▶ **Required work**: Please copy out the entries until you have copied the line that contains "- Kowalski —", beginning with the first line.

Start of Data to use

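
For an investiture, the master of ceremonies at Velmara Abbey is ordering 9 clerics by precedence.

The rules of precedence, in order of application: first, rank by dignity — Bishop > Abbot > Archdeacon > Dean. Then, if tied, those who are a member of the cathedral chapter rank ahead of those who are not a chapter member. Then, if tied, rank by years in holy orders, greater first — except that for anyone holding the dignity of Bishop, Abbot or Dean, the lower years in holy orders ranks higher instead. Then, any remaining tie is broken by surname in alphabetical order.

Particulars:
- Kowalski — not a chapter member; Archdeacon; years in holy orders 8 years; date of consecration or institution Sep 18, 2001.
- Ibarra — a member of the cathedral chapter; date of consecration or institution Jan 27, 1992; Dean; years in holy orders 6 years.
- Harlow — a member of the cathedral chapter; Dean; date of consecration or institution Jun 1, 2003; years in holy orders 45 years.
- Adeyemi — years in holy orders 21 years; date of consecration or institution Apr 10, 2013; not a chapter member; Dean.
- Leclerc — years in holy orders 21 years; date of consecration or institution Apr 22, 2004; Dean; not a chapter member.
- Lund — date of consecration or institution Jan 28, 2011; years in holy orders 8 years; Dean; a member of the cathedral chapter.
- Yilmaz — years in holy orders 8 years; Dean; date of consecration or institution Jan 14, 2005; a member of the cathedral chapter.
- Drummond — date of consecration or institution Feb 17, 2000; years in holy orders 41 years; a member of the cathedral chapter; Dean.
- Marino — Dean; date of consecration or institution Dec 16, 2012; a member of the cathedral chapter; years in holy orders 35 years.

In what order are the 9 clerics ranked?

By dignity: Kowalski (Archdeacon); then Ibarra, Lund, Yilmaz, Marino, Drummond, Harlow, Adeyemi and Leclerc (Dean).
Among Ibarra, Lund, Yilmaz, Marino, Drummond, Harlow, Adeyemi and Leclerc, a member of the cathedral chapter before not a chapter member: Ibarra, Lund, Yilmaz, Marino, Drummond and Harlow (a member of the cathedral chapter) before Adeyemi and Leclerc (not a chapter member).
Among Ibarra, Lund, Yilmaz, Marino, Drummond and Harlow, by years in holy orders (lower first) (reversed rule for this group): Ibarra (6 years) before Lund and Yilmaz (8 years) before Marino (35 years) before Drummond (41 years) before Harlow (45 years).
Among Lund and Yilmaz, alphabetically by surname: Lund before Yilmaz.
Adeyemi and Leclerc both have years in holy orders 21 years, so the next rule applies.
Among Adeyemi and Leclerc, alphabetically by surname: Adeyemi before Leclerc.
Full order: Kowalski, Ibarra, Lund, Yilmaz, Marino, Drummond, Harlow, Adeyemi, Leclerc.

Kowalski, Ibarra, Lund, Yilmaz, Marino, Drummond, Harlow, Adeyemi, Leclerc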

End of Data to use

▶ **Completed exercise**:
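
For an investiture, the master of ceremonies at Velmara Abbey is ordering 9 clerics by precedence.

The rules of precedence, in order of application: first, rank by dignity — Bishop > Abbot > Archdeacon > Dean. Then, if tied, those who are a member of the cathedral chapter rank ahead of those who are not a chapter member. Then, if tied, rank by years in holy orders, greater first — except that for anyone holding the dignity of Bishop, Abbot or Dean, the lower years in holy orders ranks higher instead. Then, any remaining tie is broken by surname in alphabetical order.

Particulars:
- Kowalski — not a chapter member; Archdeacon; years in holy orders 8 years; date of consecration or institution Sep 18, 2001.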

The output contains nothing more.